** EXERCISE INSTRUCTIONS **
Write each line out a second time, exactly as shown below.

** EXERCISE DATA **

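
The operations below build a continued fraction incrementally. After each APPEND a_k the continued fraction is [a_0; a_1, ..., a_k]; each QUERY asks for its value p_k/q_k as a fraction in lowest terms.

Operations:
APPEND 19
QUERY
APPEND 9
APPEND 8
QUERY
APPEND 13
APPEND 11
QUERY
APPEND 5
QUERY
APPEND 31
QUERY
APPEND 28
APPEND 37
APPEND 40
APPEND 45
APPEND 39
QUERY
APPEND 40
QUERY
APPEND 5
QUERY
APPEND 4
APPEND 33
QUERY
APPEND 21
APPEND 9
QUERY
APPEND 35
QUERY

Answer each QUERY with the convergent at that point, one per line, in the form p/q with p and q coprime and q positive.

APPEND 19: p_0 = 19·1 + 0 = 19, q_0 = 19·0 + 1 = 1 → 19/1
APPEND 9: p_1 = 9·19 + 1 = 172, q_1 = 9·1 + 0 = 9 → 172/9
APPEND 8: p_2 = 8·172 + 19 = 1395, q_2 = 8·9 + 1 = 73 → 1395/73
APPEND 13: p_3 = 13·1395 + 172 = 18307, q_3 = 13·73 + 9 = 958 → 18307/958
APPEND 11: p_4 = 11·18307 + 1395 = 202772, q_4 = 11·958 + 73 = 10611 → 202772/10611
APPEND 5: p_5 = 5·202772 + 18307 = 1032167, q_5 = 5·10611 + 958 = 54013 → 1032167/54013
APPEND 31: p_6 = 31·1032167 + 202772 = 32199949, q_6 = 31·54013 + 10611 = 1685014 → 32199949/1685014
APPEND 28: p_7 = 28·32199949 + 1032167 = 902630739, q_7 = 28·1685014 + 54013 = 47234405 → 902630739/47234405
APPEND 37: p_8 = 37·902630739 + 32199949 = 33429537292, q_8 = 37·47234405 + 1685014 = 1749357999 → 33429537292/1749357999
APPEND 40: p_9 = 40·33429537292 + 902630739 = 1338084122419, q_9 = 40·1749357999 + 47234405 = 70021554365 → 1338084122419/70021554365
APPEND 45: p_10 = 45·1338084122419 + 33429537292 = 60247215046147, q_10 = 45·70021554365 + 1749357999 = 3152719304424 → 60247215046147/3152719304424
APPEND 39: p_11 = 39·60247215046147 + 1338084122419 = 2350979470922152, q_11 = 39·3152719304424 + 70021554365 = 123026074426901 → 2350979470922152/123026074426901
APPEND 40: p_12 = 40·2350979470922152 + 60247215046147 = 94099426051932227, q_12 = 40·123026074426901 + 3152719304424 = 4924195696380464 → 94099426051932227/4924195696380464
APPEND 5: p_13 = 5·94099426051932227 + 2350979470922152 = 472848109730583287, q_13 = 5·4924195696380464 + 123026074426901 = 24744004556329221 → 472848109730583287/24744004556329221
APPEND 4: p_14 = 4·472848109730583287 + 94099426051932227 = 1985491864974265375, q_14 = 4·24744004556329221 + 4924195696380464 = 103900213921697348 → 1985491864974265375/103900213921697348
APPEND 33: p_15 = 33·1985491864974265375 + 472848109730583287 = 65994079653881340662, q_15 = 33·103900213921697348 + 24744004556329221 = 3453451063972341705 → 65994079653881340662/3453451063972341705
APPEND 21: p_16 = 21·65994079653881340662 + 1985491864974265375 = 1387861164596482419277, q_16 = 21·3453451063972341705 + 103900213921697348 = 72626372557340873153 → 1387861164596482419277/72626372557340873153
APPEND 9: p_17 = 9·1387861164596482419277 + 65994079653881340662 = 12556744561022223114155, q_17 = 9·72626372557340873153 + 3453451063972341705 = 657090804080040200082 → 12556744561022223114155/657090804080040200082
APPEND 35: p_18 = 35·12556744561022223114155 + 1387861164596482419277 = 440873920800374291414702, q_18 = 35·657090804080040200082 + 72626372557340873153 = 23070804515358747876023 → 440873920800374291414702/23070804515358747876023

19/1
1395/73
202772/10611
1032167/54013
32199949/1685014
2350979470922152/123026074426901
94099426051932227/4924195696380464
472848109730583287/24744004556329221
65994079653881340662/3453451063972341705
12556744561022223114155/657090804080040200082
440873920800374291414702/23070804515358747876023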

** SOLUTION TO THIS PROBLEM **
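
The operations below build a continued fraction incrementally. After each APPEND a_k the continued fraction is [a_0; a_1, ..., a_k]; each QUERY asks for its value p_k/q_k as a fraction in lowest terms.

Operations:
APPEND 19
QUERY
APPEND 9
APPEND 8
QUERY
APPEND 13
APPEND 11
QUERY
APPEND 5
QUERY
APPEND 31
QUERY
APPEND 28
APPEND 37
APPEND 40
APPEND 45
APPEND 39
QUERY
APPEND 40
QUERY
APPEND 5
QUERY
APPEND 4
APPEND 33
QUERY
APPEND 21
APPEND 9
QUERY
APPEND 35
QUERY

Answer each QUERY with the convergent at that point, one per line, in the form p/q with p and q coprime and q positive.

APPEND 19: p_0 = 19·1 + 0 = 19, q_0 = 19·0 + 1 = 1 → 19/1
APPEND 9: p_1 = 9·19 + 1 = 172, q_1 = 9·1 + 0 = 9 → 172/9
APPEND 8: p_2 = 8·172 + 19 = 1395, q_2 = 8·9 + 1 = 73 → 1395/73
APPEND 13: p_3 = 13·1395 + 172 = 18307, q_3 = 13·73 + 9 = 958 → 18307/958
APPEND 11: p_4 = 11·18307 + 1395 = 202772, q_4 = 11·958 + 73 = 10611 → 202772/10611
APPEND 5: p_5 = 5·202772 + 18307 = 1032167, q_5 = 5·10611 + 958 = 54013 → 1032167/54013
APPEND 31: p_6 = 31·1032167 + 202772 = 32199949, q_6 = 31·54013 + 10611 = 1685014 → 32199949/1685014
APPEND 28: p_7 = 28·32199949 + 1032167 = 902630739, q_7 = 28·1685014 + 54013 = 47234405 → 902630739/47234405
APPEND 37: p_8 = 37·902630739 + 32199949 = 33429537292, q_8 = 37·47234405 + 1685014 = 1749357999 → 33429537292/1749357999
APPEND 40: p_9 = 40·33429537292 + 902630739 = 1338084122419, q_9 = 40·1749357999 + 47234405 = 70021554365 → 1338084122419/70021554365
APPEND 45: p_10 = 45·1338084122419 + 33429537292 = 60247215046147, q_10 = 45·70021554365 + 1749357999 = 3152719304424 → 60247215046147/3152719304424
APPEND 39: p_11 = 39·60247215046147 + 1338084122419 = 2350979470922152, q_11 = 39·3152719304424 + 70021554365 = 123026074426901 → 2350979470922152/123026074426901
APPEND 40: p_12 = 40·2350979470922152 + 60247215046147 = 94099426051932227, q_12 = 40·123026074426901 + 3152719304424 = 4924195696380464 → 94099426051932227/4924195696380464
APPEND 5: p_13 = 5·94099426051932227 + 2350979470922152 = 472848109730583287, q_13 = 5·4924195696380464 + 123026074426901 = 24744004556329221 → 472848109730583287/24744004556329221
APPEND 4: p_14 = 4·472848109730583287 + 94099426051932227 = 1985491864974265375, q_14 = 4·24744004556329221 + 4924195696380464 = 103900213921697348 → 1985491864974265375/103900213921697348
APPEND 33: p_15 = 33·1985491864974265375 + 472848109730583287 = 65994079653881340662, q_15 = 33·103900213921697348 + 24744004556329221 = 3453451063972341705 → 65994079653881340662/3453451063972341705
APPEND 21: p_16 = 21·65994079653881340662 + 1985491864974265375 = 1387861164596482419277, q_16 = 21·3453451063972341705 + 103900213921697348 = 72626372557340873153 → 1387861164596482419277/72626372557340873153
APPEND 9: p_17 = 9·1387861164596482419277 + 65994079653881340662 = 12556744561022223114155, q_17 = 9·72626372557340873153 + 3453451063972341705 = 657090804080040200082 → 12556744561022223114155/657090804080040200082
APPEND 35: p_18 = 35·12556744561022223114155 + 1387861164596482419277 = 440873920800374291414702, q_18 = 35·657090804080040200082 + 72626372557340873153 = 23070804515358747876023 → 440873920800374291414702/23070804515358747876023

19/1
1395/73
202772/10611
1032167/54013
32199949/1685014
2350979470922152/123026074426901
94099426051932227/4924195696380464
472848109730583287/24744004556329221
65994079653881340662/3453451063972341705
12556744561022223114155/657090804080040200082
440873920800374291414702/23070804515358747876023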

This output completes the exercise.